### YOUR TASK:
The response should be the lines of the data, starting at the first and ending at the one that contains "Window size: 5", copied without change.
[EXTRACTED ENTRIES Boundary: Start]
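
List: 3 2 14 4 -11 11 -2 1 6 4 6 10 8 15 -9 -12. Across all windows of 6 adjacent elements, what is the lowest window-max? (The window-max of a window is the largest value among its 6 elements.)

10

Window maxs for each of the 11 positions:
3 2 14 4 -11 11 → max 14
2 14 4 -11 11 -2 → max 14
14 4 -11 11 -2 1 → max 14
4 -11 11 -2 1 6 → max 11
-11 11 -2 1 6 4 → max 11
11 -2 1 6 4 6 → max 11
-2 1 6 4 6 10 → max 10
1 6 4 6 10 8 → max 10
6 4 6 10 8 15 → max 15
4 6 10 8 15 -9 → max 15
6 10 8 15 -9 -12 → max 15
Lowest of these is 10.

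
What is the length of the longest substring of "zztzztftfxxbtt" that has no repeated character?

add z: [z] len 1
add z (repeat z, move left end past it): [z] len 1
add t: [z, t] len 2
add z (repeat z, move left end past it): [t, z] len 2
add z (repeat z, move left end past it): [z] len 1
add t: [z, t] len 2
add f: [z, t, f] len 3
add t (repeat t, move left end past it): [f, t] len 2
add f (repeat f, move left end past it): [t, f] len 2
add x: [t, f, x] len 3
add x (repeat x, move left end past it): [x] len 1
add b: [x, b] len 2
add t: [x, b, t] len 3
add t (repeat t, move left end past it): [t] len 1
Longest all-distinct length: 3.

3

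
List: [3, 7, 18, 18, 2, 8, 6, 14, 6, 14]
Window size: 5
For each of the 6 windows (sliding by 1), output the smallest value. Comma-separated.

3 7 18 18 2 → min 2
7 18 18 2 8 → min 2
18 18 2 8 6 → min 2
18 2 8 6 14 → min 2
2 8 6 14 6 → min 2
8 6 14 6 14 → min 6

2, 2, 2, 2, 2, 6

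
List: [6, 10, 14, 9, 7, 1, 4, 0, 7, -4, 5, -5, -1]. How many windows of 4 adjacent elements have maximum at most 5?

1

[6, 10, 14, 9] → max 14
[10, 14, 9, 7] → max 14
[14, 9, 7, 1] → max 14
[9, 7, 1, 4] → max 9
[7, 1, 4, 0] → max 7
[1, 4, 0, 7] → max 7
[4, 0, 7, -4] → max 7
[0, 7, -4, 5] → max 7
[7, -4, 5, -5] → max 7
[-4, 5, -5, -1] → max 5  ≤ 5 ✓
1 window satisfy the condition.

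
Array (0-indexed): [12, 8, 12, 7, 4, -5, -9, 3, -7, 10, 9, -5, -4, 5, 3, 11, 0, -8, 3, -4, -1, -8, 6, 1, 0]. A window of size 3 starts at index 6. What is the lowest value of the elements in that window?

-9

Elements at indices 6..8: -9, 3, -7
min(-9, 3, -7) = -9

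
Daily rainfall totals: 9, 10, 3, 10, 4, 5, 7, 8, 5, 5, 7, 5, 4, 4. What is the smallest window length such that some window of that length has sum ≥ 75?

12

add 9: running sum 9 < 75
add 10: running sum 19 < 75
add 3: running sum 22 < 75
add 10: running sum 32 < 75
add 4: running sum 36 < 75
add 5: running sum 41 < 75
add 7: running sum 48 < 75
add 8: running sum 56 < 75
add 5: running sum 61 < 75
add 5: running sum 66 < 75
add 7: running sum 73 < 75
end 11: [9, 10, 3, 10, 4, 5, 7, 8, 5, 5, 7, 5] sum 78, len 12
end 12: [9, 10, 3, 10, 4, 5, 7, 8, 5, 5, 7, 5, 4] sum 82, len 13
end 13: [10, 3, 10, 4, 5, 7, 8, 5, 5, 7, 5, 4, 4] sum 77, len 13
Shortest qualifying length: 12.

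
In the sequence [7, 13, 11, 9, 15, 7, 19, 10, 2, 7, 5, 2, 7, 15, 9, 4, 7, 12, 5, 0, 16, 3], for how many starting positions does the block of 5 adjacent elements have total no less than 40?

10

7 13 11 9 15 → sum 55  ≥ 40 ✓
13 11 9 15 7 → sum 55  ≥ 40 ✓
11 9 15 7 19 → sum 61  ≥ 40 ✓
9 15 7 19 10 → sum 60  ≥ 40 ✓
15 7 19 10 2 → sum 53  ≥ 40 ✓
7 19 10 2 7 → sum 45  ≥ 40 ✓
19 10 2 7 5 → sum 43  ≥ 40 ✓
10 2 7 5 2 → sum 26
2 7 5 2 7 → sum 23
7 5 2 7 15 → sum 36
5 2 7 15 9 → sum 38
2 7 15 9 4 → sum 37
7 15 9 4 7 → sum 42  ≥ 40 ✓
15 9 4 7 12 → sum 47  ≥ 40 ✓
9 4 7 12 5 → sum 37
4 7 12 5 0 → sum 28
7 12 5 0 16 → sum 40  ≥ 40 ✓
12 5 0 16 3 → sum 36
10 windows satisfy the condition.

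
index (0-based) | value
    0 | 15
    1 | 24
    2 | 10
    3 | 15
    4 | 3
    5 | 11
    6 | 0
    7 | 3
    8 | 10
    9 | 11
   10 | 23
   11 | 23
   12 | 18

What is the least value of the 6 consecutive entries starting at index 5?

0

Elements at indices 5..10: 11, 0, 3, 10, 11, 23
min(11, 0, 3, 10, 11, 23) = 0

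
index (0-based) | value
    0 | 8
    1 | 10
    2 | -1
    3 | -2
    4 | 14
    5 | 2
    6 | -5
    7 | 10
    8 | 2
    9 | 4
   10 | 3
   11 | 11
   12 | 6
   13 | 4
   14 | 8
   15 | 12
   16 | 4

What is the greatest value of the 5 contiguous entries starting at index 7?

Elements at indices 7..11: 10, 2, 4, 3, 11
max(10, 2, 4, 3, 11) = 11

11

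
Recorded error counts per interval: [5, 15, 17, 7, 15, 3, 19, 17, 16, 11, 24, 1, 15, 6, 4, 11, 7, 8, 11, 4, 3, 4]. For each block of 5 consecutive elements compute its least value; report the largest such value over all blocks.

[5, 15, 17, 7, 15] → min 5
[15, 17, 7, 15, 3] → min 3
[17, 7, 15, 3, 19] → min 3
[7, 15, 3, 19, 17] → min 3
[15, 3, 19, 17, 16] → min 3
[3, 19, 17, 16, 11] → min 3
[19, 17, 16, 11, 24] → min 11
[17, 16, 11, 24, 1] → min 1
[16, 11, 24, 1, 15] → min 1
[11, 24, 1, 15, 6] → min 1
[24, 1, 15, 6, 4] → min 1
[1, 15, 6, 4, 11] → min 1
[15, 6, 4, 11, 7] → min 4
[6, 4, 11, 7, 8] → min 4
[4, 11, 7, 8, 11] → min 4
[11, 7, 8, 11, 4] → min 4
[7, 8, 11, 4, 3] → min 3
[8, 11, 4, 3, 4] → min 3
Largest of these is 11.

11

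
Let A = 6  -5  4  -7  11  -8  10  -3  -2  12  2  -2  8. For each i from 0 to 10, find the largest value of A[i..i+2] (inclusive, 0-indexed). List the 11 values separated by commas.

Sliding a size-3 window across the 13 values:
[6, -5, 4] → max 6
[-5, 4, -7] → max 4
[4, -7, 11] → max 11
[-7, 11, -8] → max 11
[11, -8, 10] → max 11
[-8, 10, -3] → max 10
[10, -3, -2] → max 10
[-3, -2, 12] → max 12
[-2, 12, 2] → max 12
[12, 2, -2] → max 12
[2, -2, 8] → max 8

6, 4, 11, 11, 11, 10, 10, 12, 12, 12, 8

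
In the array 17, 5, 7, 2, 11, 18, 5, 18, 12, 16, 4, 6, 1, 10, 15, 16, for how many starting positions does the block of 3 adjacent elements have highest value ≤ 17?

[17, 5, 7] → max 17  ≤ 17 ✓
[5, 7, 2] → max 7  ≤ 17 ✓
[7, 2, 11] → max 11  ≤ 17 ✓
[2, 11, 18] → max 18
[11, 18, 5] → max 18
[18, 5, 18] → max 18
[5, 18, 12] → max 18
[18, 12, 16] → max 18
[12, 16, 4] → max 16  ≤ 17 ✓
[16, 4, 6] → max 16  ≤ 17 ✓
[4, 6, 1] → max 6  ≤ 17 ✓
[6, 1, 10] → max 10  ≤ 17 ✓
[1, 10, 15] → max 15  ≤ 17 ✓
[10, 15, 16] → max 16  ≤ 17 ✓
9 windows satisfy the condition.

9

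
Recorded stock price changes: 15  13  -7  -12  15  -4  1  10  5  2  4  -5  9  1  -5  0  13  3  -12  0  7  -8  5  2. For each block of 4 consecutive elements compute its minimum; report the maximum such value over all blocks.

15 13 -7 -12 → min -12
13 -7 -12 15 → min -12
-7 -12 15 -4 → min -12
-12 15 -4 1 → min -12
15 -4 1 10 → min -4
-4 1 10 5 → min -4
1 10 5 2 → min 1
10 5 2 4 → min 2
5 2 4 -5 → min -5
2 4 -5 9 → min -5
4 -5 9 1 → min -5
-5 9 1 -5 → min -5
9 1 -5 0 → min -5
1 -5 0 13 → min -5
-5 0 13 3 → min -5
0 13 3 -12 → min -12
13 3 -12 0 → min -12
3 -12 0 7 → min -12
-12 0 7 -8 → min -12
0 7 -8 5 → min -8
7 -8 5 2 → min -8
Maximum of these is 2.

2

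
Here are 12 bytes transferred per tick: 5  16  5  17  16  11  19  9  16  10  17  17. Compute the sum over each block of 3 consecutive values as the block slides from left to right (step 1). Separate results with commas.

5 16 5 → sum 26
16 5 17 → sum 38
5 17 16 → sum 38
17 16 11 → sum 44
16 11 19 → sum 46
11 19 9 → sum 39
19 9 16 → sum 44
9 16 10 → sum 35
16 10 17 → sum 43
10 17 17 → sum 44

26, 38, 38, 44, 46, 39, 44, 35, 43, 44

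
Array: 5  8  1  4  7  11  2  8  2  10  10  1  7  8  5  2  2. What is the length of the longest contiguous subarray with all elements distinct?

[5] len 1
[5, 8] len 2
[5, 8, 1] len 3
[5, 8, 1, 4] len 4
[5, 8, 1, 4, 7] len 5
[5, 8, 1, 4, 7, 11] len 6
[5, 8, 1, 4, 7, 11, 2] len 7
[1, 4, 7, 11, 2, 8] len 6
[8, 2] len 2
[8, 2, 10] len 3
[10] len 1
[10, 1] len 2
[10, 1, 7] len 3
[10, 1, 7, 8] len 4
[10, 1, 7, 8, 5] len 5
[10, 1, 7, 8, 5, 2] len 6
[2] len 1
Longest all-distinct length: 7.

7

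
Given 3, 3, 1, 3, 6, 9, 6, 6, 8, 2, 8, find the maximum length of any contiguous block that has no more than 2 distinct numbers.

4

Extend right; when distinct count exceeds 2, shrink from the left:
[3] 1 distinct, len 1
[3, 3] 1 distinct, len 2
[3, 3, 1] 2 distinct, len 3
[3, 3, 1, 3] 2 distinct, len 4
[3, 6] 2 distinct, len 2
[6, 9] 2 distinct, len 2
[6, 9, 6] 2 distinct, len 3
[6, 9, 6, 6] 2 distinct, len 4
[6, 6, 8] 2 distinct, len 3
[8, 2] 2 distinct, len 2
[8, 2, 8] 2 distinct, len 3
Longest length with ≤2 distinct: 4.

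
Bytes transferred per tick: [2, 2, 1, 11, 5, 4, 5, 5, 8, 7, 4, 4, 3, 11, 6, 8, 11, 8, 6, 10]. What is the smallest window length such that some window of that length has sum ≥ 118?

Extend right; whenever the sum reaches 118, record the length and shrink from the left:
add 2: running sum 2 < 118
add 2: running sum 4 < 118
add 1: running sum 5 < 118
add 11: running sum 16 < 118
add 5: running sum 21 < 118
add 4: running sum 25 < 118
add 5: running sum 30 < 118
add 5: running sum 35 < 118
add 8: running sum 43 < 118
add 7: running sum 50 < 118
add 4: running sum 54 < 118
add 4: running sum 58 < 118
add 3: running sum 61 < 118
add 11: running sum 72 < 118
add 6: running sum 78 < 118
add 8: running sum 86 < 118
add 11: running sum 97 < 118
add 8: running sum 105 < 118
add 6: running sum 111 < 118
end 19: [2, 1, 11, 5, 4, 5, 5, 8, 7, 4, 4, 3, 11, 6, 8, 11, 8, 6, 10] sum 119, len 19
Shortest qualifying length: 19.

19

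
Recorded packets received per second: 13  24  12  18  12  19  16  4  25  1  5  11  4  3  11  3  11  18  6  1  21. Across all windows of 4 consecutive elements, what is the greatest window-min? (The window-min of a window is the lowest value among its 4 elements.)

12

Window mins for each of the 18 positions:
[13, 24, 12, 18] → min 12
[24, 12, 18, 12] → min 12
[12, 18, 12, 19] → min 12
[18, 12, 19, 16] → min 12
[12, 19, 16, 4] → min 4
[19, 16, 4, 25] → min 4
[16, 4, 25, 1] → min 1
[4, 25, 1, 5] → min 1
[25, 1, 5, 11] → min 1
[1, 5, 11, 4] → min 1
[5, 11, 4, 3] → min 3
[11, 4, 3, 11] → min 3
[4, 3, 11, 3] → min 3
[3, 11, 3, 11] → min 3
[11, 3, 11, 18] → min 3
[3, 11, 18, 6] → min 3
[11, 18, 6, 1] → min 1
[18, 6, 1, 21] → min 1
Greatest of these is 12.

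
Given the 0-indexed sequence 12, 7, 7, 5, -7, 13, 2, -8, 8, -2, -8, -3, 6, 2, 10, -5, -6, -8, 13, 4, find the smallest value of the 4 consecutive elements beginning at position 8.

-8

Elements at indices 8..11: 8, -2, -8, -3
min(8, -2, -8, -3) = -8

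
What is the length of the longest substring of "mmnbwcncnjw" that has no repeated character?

add m: [m] len 1
add m (repeat m, move left end past it): [m] len 1
add n: [m, n] len 2
add b: [m, n, b] len 3
add w: [m, n, b, w] len 4
add c: [m, n, b, w, c] len 5
add n (repeat n, move left end past it): [b, w, c, n] len 4
add c (repeat c, move left end past it): [n, c] len 2
add n (repeat n, move left end past it): [c, n] len 2
add j: [c, n, j] len 3
add w: [c, n, j, w] len 4
Longest all-distinct length: 5.

5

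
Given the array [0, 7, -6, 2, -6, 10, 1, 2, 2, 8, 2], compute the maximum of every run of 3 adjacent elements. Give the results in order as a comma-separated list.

7, 7, 2, 10, 10, 10, 2, 8, 8

[0, 7, -6] → max 7
[7, -6, 2] → max 7
[-6, 2, -6] → max 2
[2, -6, 10] → max 10
[-6, 10, 1] → max 10
[10, 1, 2] → max 10
[1, 2, 2] → max 2
[2, 2, 8] → max 8
[2, 8, 2] → max 8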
[EXTRACTED ENTRIES Boundary: End]
### TASK ANSWER:
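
List: 3 2 14 4 -11 11 -2 1 6 4 6 10 8 15 -9 -12. Across all windows of 6 adjacent elements, what is the lowest window-max? (The window-max of a window is the largest value among its 6 elements.)

10

Window maxs for each of the 11 positions:
3 2 14 4 -11 11 → max 14
2 14 4 -11 11 -2 → max 14
14 4 -11 11 -2 1 → max 14
4 -11 11 -2 1 6 → max 11
-11 11 -2 1 6 4 → max 11
11 -2 1 6 4 6 → max 11
-2 1 6 4 6 10 → max 10
1 6 4 6 10 8 → max 10
6 4 6 10 8 15 → max 15
4 6 10 8 15 -9 → max 15
6 10 8 15 -9 -12 → max 15
Lowest of these is 10.

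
What is the length of the longest substring of "zztzztftfxxbtt" that has no repeated character?

add z: [z] len 1
add z (repeat z, move left end past it): [z] len 1
add t: [z, t] len 2
add z (repeat z, move left end past it): [t, z] len 2
add z (repeat z, move left end past it): [z] len 1
add t: [z, t] len 2
add f: [z, t, f] len 3
add t (repeat t, move left end past it): [f, t] len 2
add f (repeat f, move left end past it): [t, f] len 2
add x: [t, f, x] len 3
add x (repeat x, move left end past it): [x] len 1
add b: [x, b] len 2
add t: [x, b, t] len 3
add t (repeat t, move left end past it): [t] len 1
Longest all-distinct length: 3.

3

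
List: [3, 7, 18, 18, 2, 8, 6, 14, 6, 14]
Window size: 5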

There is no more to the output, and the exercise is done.